* [How to complete this task]: Output all records exactly.

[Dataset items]
+===+

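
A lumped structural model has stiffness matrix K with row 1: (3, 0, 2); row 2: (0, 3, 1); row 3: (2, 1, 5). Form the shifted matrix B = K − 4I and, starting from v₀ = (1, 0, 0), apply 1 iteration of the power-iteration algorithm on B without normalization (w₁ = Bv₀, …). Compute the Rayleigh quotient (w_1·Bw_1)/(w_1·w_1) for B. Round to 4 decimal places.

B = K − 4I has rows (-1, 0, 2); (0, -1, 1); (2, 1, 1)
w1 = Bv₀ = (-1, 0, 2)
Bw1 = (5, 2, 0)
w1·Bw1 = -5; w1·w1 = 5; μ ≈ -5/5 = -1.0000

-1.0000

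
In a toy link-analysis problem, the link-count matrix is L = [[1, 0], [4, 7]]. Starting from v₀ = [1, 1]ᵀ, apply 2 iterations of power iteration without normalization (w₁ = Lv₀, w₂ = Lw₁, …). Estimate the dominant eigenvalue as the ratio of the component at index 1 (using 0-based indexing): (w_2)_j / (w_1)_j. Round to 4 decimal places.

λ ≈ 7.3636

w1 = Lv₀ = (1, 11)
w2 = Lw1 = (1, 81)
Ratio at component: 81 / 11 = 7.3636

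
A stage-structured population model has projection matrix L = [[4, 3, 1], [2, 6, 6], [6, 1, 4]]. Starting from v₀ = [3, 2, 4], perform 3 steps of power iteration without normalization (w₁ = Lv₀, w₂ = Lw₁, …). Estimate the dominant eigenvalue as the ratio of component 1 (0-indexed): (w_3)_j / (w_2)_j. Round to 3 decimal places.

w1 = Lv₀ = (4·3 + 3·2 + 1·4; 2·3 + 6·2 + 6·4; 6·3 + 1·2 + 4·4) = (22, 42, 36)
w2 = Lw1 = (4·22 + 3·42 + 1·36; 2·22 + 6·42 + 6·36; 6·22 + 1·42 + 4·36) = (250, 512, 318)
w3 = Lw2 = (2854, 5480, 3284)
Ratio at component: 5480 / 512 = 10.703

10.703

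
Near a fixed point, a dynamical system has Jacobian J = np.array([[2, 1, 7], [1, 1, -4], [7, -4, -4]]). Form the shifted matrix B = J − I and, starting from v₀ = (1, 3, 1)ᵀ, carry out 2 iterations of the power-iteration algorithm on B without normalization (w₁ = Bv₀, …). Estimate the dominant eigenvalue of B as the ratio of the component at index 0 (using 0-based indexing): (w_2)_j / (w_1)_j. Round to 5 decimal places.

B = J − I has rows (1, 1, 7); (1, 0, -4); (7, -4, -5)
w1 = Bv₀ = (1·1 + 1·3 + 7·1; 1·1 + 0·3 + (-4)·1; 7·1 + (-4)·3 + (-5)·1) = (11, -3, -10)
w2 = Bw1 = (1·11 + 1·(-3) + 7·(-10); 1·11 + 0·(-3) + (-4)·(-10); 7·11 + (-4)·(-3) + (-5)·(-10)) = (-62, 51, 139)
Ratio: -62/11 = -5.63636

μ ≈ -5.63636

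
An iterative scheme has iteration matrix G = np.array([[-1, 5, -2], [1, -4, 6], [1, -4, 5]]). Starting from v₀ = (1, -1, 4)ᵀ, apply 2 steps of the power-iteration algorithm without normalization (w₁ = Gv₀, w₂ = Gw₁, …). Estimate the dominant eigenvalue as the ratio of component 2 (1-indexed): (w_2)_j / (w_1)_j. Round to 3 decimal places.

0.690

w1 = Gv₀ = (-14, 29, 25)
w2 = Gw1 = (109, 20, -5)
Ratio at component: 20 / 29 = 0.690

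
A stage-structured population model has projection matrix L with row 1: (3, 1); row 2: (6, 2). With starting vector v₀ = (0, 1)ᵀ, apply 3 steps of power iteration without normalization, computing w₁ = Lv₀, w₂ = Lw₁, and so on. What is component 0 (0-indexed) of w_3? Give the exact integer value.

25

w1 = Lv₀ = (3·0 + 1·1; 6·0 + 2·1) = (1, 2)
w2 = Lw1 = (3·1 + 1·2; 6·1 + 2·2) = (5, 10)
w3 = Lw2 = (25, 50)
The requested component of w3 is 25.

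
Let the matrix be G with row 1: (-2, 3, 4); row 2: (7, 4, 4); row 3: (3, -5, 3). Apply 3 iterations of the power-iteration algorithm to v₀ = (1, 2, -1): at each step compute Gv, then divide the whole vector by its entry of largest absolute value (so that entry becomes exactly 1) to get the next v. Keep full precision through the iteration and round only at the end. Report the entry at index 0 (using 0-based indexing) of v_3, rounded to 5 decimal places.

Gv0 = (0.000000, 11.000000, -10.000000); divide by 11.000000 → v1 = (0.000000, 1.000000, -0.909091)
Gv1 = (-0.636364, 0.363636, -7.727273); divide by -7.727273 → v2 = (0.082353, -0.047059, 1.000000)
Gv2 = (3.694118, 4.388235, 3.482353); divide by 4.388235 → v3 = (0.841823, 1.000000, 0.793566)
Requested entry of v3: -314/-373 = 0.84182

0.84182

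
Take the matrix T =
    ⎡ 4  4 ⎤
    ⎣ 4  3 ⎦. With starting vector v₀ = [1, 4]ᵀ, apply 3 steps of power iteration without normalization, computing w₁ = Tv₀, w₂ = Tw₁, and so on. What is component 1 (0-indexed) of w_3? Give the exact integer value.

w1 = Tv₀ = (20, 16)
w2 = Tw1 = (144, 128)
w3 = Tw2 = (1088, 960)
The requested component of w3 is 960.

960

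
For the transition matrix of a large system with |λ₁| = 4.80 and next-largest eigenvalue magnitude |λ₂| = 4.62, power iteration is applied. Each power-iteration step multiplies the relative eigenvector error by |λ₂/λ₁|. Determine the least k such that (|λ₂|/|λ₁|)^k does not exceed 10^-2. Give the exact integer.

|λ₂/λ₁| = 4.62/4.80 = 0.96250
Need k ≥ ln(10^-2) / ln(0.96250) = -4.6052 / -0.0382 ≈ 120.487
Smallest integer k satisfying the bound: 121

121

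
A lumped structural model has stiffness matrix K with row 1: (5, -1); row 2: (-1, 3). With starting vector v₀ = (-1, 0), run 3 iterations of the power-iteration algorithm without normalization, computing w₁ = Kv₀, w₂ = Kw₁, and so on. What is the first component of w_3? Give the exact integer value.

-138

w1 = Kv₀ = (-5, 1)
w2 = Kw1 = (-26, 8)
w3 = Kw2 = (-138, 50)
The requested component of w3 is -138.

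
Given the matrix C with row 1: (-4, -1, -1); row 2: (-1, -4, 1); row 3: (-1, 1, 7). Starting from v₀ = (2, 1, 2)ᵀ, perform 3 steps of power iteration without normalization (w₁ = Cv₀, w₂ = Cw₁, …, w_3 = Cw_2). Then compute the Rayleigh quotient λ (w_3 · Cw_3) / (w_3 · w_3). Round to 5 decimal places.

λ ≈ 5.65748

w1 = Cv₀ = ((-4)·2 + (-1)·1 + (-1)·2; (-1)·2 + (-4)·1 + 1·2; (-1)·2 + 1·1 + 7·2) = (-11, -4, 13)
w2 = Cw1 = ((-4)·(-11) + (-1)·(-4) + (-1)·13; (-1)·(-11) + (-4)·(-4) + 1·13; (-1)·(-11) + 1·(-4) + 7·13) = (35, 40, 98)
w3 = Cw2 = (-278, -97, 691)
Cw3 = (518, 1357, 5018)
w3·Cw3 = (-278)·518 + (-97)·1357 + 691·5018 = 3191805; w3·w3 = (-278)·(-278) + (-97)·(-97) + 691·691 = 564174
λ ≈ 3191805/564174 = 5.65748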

+===+

* [Written answer]:
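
A lumped structural model has stiffness matrix K with row 1: (3, 0, 2); row 2: (0, 3, 1); row 3: (2, 1, 5). Form the shifted matrix B = K − 4I and, starting from v₀ = (1, 0, 0), apply 1 iteration of the power-iteration algorithm on B without normalization (w₁ = Bv₀, …). Compute the Rayleigh quotient (w_1·Bw_1)/(w_1·w_1) for B. Round to 4 decimal places.

B = K − 4I has rows (-1, 0, 2); (0, -1, 1); (2, 1, 1)
w1 = Bv₀ = (-1, 0, 2)
Bw1 = (5, 2, 0)
w1·Bw1 = -5; w1·w1 = 5; μ ≈ -5/5 = -1.0000

-1.0000

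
In a toy link-analysis problem, the link-count matrix is L = [[1, 0], [4, 7]]. Starting from v₀ = [1, 1]ᵀ, apply 2 iterations of power iteration without normalization (w₁ = Lv₀, w₂ = Lw₁, …). Estimate the dominant eigenvalue as the ratio of the component at index 1 (using 0-based indexing): (w_2)_j / (w_1)_j. Round to 4 decimal places.

λ ≈ 7.3636

w1 = Lv₀ = (1, 11)
w2 = Lw1 = (1, 81)
Ratio at component: 81 / 11 = 7.3636

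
A stage-structured population model has projection matrix L = [[4, 3, 1], [2, 6, 6], [6, 1, 4]]. Starting from v₀ = [3, 2, 4], perform 3 steps of power iteration without normalization (w₁ = Lv₀, w₂ = Lw₁, …). Estimate the dominant eigenvalue as the ratio of component 1 (0-indexed): (w_3)_j / (w_2)_j. Round to 3 decimal places.

w1 = Lv₀ = (4·3 + 3·2 + 1·4; 2·3 + 6·2 + 6·4; 6·3 + 1·2 + 4·4) = (22, 42, 36)
w2 = Lw1 = (4·22 + 3·42 + 1·36; 2·22 + 6·42 + 6·36; 6·22 + 1·42 + 4·36) = (250, 512, 318)
w3 = Lw2 = (2854, 5480, 3284)
Ratio at component: 5480 / 512 = 10.703

10.703

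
Near a fixed point, a dynamical system has Jacobian J = np.array([[2, 1, 7], [1, 1, -4], [7, -4, -4]]). Form the shifted matrix B = J − I and, starting from v₀ = (1, 3, 1)ᵀ, carry out 2 iterations of the power-iteration algorithm on B without normalization (w₁ = Bv₀, …). Estimate the dominant eigenvalue of B as the ratio of the component at index 0 (using 0-based indexing): (w_2)_j / (w_1)_j. Round to 5 decimal places.

B = J − I has rows (1, 1, 7); (1, 0, -4); (7, -4, -5)
w1 = Bv₀ = (1·1 + 1·3 + 7·1; 1·1 + 0·3 + (-4)·1; 7·1 + (-4)·3 + (-5)·1) = (11, -3, -10)
w2 = Bw1 = (1·11 + 1·(-3) + 7·(-10); 1·11 + 0·(-3) + (-4)·(-10); 7·11 + (-4)·(-3) + (-5)·(-10)) = (-62, 51, 139)
Ratio: -62/11 = -5.63636

μ ≈ -5.63636

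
An iterative scheme has iteration matrix G = np.array([[-1, 5, -2], [1, -4, 6], [1, -4, 5]]). Starting from v₀ = (1, -1, 4)ᵀ, apply 2 steps of the power-iteration algorithm without normalization (w₁ = Gv₀, w₂ = Gw₁, …). Estimate the dominant eigenvalue as the ratio of component 2 (1-indexed): (w_2)_j / (w_1)_j. Round to 3 decimal places.

0.690

w1 = Gv₀ = (-14, 29, 25)
w2 = Gw1 = (109, 20, -5)
Ratio at component: 20 / 29 = 0.690

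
A stage-structured population model has projection matrix L with row 1: (3, 1); row 2: (6, 2). With starting vector v₀ = (0, 1)ᵀ, apply 3 steps of power iteration without normalization, computing w₁ = Lv₀, w₂ = Lw₁, and so on. What is component 0 (0-indexed) of w_3? Give the exact integer value.

25

w1 = Lv₀ = (3·0 + 1·1; 6·0 + 2·1) = (1, 2)
w2 = Lw1 = (3·1 + 1·2; 6·1 + 2·2) = (5, 10)
w3 = Lw2 = (25, 50)
The requested component of w3 is 25.

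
Let the matrix be G with row 1: (-2, 3, 4); row 2: (7, 4, 4); row 3: (3, -5, 3). Apply 3 iterations of the power-iteration algorithm to v₀ = (1, 2, -1): at each step compute Gv, then divide the whole vector by its entry of largest absolute value (so that entry becomes exactly 1) to get the next v. Keep full precision through the iteration and round only at the end. Report the entry at index 0 (using 0-based indexing) of v_3, rounded to 5 decimal places.

Gv0 = (0.000000, 11.000000, -10.000000); divide by 11.000000 → v1 = (0.000000, 1.000000, -0.909091)
Gv1 = (-0.636364, 0.363636, -7.727273); divide by -7.727273 → v2 = (0.082353, -0.047059, 1.000000)
Gv2 = (3.694118, 4.388235, 3.482353); divide by 4.388235 → v3 = (0.841823, 1.000000, 0.793566)
Requested entry of v3: -314/-373 = 0.84182

0.84182

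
Take the matrix T =
    ⎡ 4  4 ⎤
    ⎣ 4  3 ⎦. With starting vector v₀ = [1, 4]ᵀ, apply 3 steps of power iteration without normalization, computing w₁ = Tv₀, w₂ = Tw₁, and so on. What is component 1 (0-indexed) of w_3? Give the exact integer value.

w1 = Tv₀ = (20, 16)
w2 = Tw1 = (144, 128)
w3 = Tw2 = (1088, 960)
The requested component of w3 is 960.

960

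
For the transition matrix of a large system with |λ₁| = 4.80 and next-largest eigenvalue magnitude |λ₂| = 4.62, power iteration is applied. Each power-iteration step multiplies the relative eigenvector error by |λ₂/λ₁|. Determine the least k such that (|λ₂|/|λ₁|)^k does not exceed 10^-2. Give the exact integer.

|λ₂/λ₁| = 4.62/4.80 = 0.96250
Need k ≥ ln(10^-2) / ln(0.96250) = -4.6052 / -0.0382 ≈ 120.487
Smallest integer k satisfying the bound: 121

121

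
A lumped structural model has stiffness matrix K with row 1: (5, -1); row 2: (-1, 3). With starting vector v₀ = (-1, 0), run 3 iterations of the power-iteration algorithm without normalization, computing w₁ = Kv₀, w₂ = Kw₁, and so on. What is the first component of w_3? Give the exact integer value.

-138

w1 = Kv₀ = (-5, 1)
w2 = Kw1 = (-26, 8)
w3 = Kw2 = (-138, 50)
The requested component of w3 is -138.

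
Given the matrix C with row 1: (-4, -1, -1); row 2: (-1, -4, 1); row 3: (-1, 1, 7). Starting from v₀ = (2, 1, 2)ᵀ, perform 3 steps of power iteration without normalization (w₁ = Cv₀, w₂ = Cw₁, …, w_3 = Cw_2). Then compute the Rayleigh quotient λ (w_3 · Cw_3) / (w_3 · w_3). Round to 5 decimal places.

λ ≈ 5.65748

w1 = Cv₀ = ((-4)·2 + (-1)·1 + (-1)·2; (-1)·2 + (-4)·1 + 1·2; (-1)·2 + 1·1 + 7·2) = (-11, -4, 13)
w2 = Cw1 = ((-4)·(-11) + (-1)·(-4) + (-1)·13; (-1)·(-11) + (-4)·(-4) + 1·13; (-1)·(-11) + 1·(-4) + 7·13) = (35, 40, 98)
w3 = Cw2 = (-278, -97, 691)
Cw3 = (518, 1357, 5018)
w3·Cw3 = (-278)·518 + (-97)·1357 + 691·5018 = 3191805; w3·w3 = (-278)·(-278) + (-97)·(-97) + 691·691 = 564174
λ ≈ 3191805/564174 = 5.65748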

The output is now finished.